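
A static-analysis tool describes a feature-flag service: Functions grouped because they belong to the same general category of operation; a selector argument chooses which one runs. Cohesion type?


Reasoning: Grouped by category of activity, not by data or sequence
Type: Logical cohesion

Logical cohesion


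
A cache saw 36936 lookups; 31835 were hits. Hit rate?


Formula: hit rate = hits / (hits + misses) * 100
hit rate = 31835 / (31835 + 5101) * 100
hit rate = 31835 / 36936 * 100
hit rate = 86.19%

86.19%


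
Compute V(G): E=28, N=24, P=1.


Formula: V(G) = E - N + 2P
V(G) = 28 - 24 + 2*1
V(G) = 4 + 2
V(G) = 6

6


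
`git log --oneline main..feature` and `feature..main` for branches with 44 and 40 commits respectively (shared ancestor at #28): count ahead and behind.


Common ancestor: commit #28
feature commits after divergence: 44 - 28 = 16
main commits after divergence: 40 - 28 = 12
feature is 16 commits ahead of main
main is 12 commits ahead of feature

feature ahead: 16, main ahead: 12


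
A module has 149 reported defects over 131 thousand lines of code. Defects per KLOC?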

┄┄┄┄┄┄┄┄┄┄┄┄┄┄┄┄┄┄┄┄

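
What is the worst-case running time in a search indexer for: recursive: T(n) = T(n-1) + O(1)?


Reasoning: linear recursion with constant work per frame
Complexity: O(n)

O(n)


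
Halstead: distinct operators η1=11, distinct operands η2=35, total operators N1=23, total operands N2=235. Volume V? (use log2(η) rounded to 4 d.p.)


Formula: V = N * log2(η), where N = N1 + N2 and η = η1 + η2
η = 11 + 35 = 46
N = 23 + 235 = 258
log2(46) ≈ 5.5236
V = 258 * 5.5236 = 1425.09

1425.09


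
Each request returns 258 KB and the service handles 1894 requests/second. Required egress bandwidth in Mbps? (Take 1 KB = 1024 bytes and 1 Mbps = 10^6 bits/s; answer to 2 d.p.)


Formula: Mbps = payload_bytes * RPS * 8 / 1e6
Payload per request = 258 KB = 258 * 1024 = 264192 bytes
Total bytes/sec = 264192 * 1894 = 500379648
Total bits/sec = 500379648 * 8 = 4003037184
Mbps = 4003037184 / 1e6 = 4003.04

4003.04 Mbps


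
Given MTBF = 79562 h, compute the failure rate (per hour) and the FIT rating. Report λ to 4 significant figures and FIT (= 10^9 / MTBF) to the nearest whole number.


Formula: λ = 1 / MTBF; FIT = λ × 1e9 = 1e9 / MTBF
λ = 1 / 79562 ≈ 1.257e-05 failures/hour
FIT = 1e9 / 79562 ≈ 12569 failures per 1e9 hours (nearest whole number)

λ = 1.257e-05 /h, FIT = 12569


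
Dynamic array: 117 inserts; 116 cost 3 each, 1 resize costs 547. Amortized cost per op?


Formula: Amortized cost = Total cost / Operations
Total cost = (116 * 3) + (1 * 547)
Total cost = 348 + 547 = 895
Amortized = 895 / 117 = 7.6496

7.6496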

┄┄┄┄┄┄┄┄┄┄┄┄┄┄┄┄┄┄┄┄

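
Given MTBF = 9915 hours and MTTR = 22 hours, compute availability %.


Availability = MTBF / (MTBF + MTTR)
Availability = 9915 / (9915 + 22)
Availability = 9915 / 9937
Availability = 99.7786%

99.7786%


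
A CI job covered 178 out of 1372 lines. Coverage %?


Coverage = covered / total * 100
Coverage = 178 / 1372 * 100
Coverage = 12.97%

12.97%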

┄┄┄┄┄┄┄┄┄┄┄┄┄┄┄┄┄┄┄┄

The exact lines of the material above starting at the one that contains "A static-analysis tool" and ending at the one that contains "A module has" are what to retype; leave out everything else.

• **Answer for the task**
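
A static-analysis tool describes a feature-flag service: Functions grouped because they belong to the same general category of operation; a selector argument chooses which one runs. Cohesion type?


Reasoning: Grouped by category of activity, not by data or sequence
Type: Logical cohesion

Logical cohesion


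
A cache saw 36936 lookups; 31835 were hits. Hit rate?


Formula: hit rate = hits / (hits + misses) * 100
hit rate = 31835 / (31835 + 5101) * 100
hit rate = 31835 / 36936 * 100
hit rate = 86.19%

86.19%


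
Compute V(G): E=28, N=24, P=1.


Formula: V(G) = E - N + 2P
V(G) = 28 - 24 + 2*1
V(G) = 4 + 2
V(G) = 6

6


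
`git log --oneline main..feature` and `feature..main` for branches with 44 and 40 commits respectively (shared ancestor at #28): count ahead and behind.


Common ancestor: commit #28
feature commits after divergence: 44 - 28 = 16
main commits after divergence: 40 - 28 = 12
feature is 16 commits ahead of main
main is 12 commits ahead of feature

feature ahead: 16, main ahead: 12


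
A module has 149 reported defects over 131 thousand lines of code. Defects per KLOC?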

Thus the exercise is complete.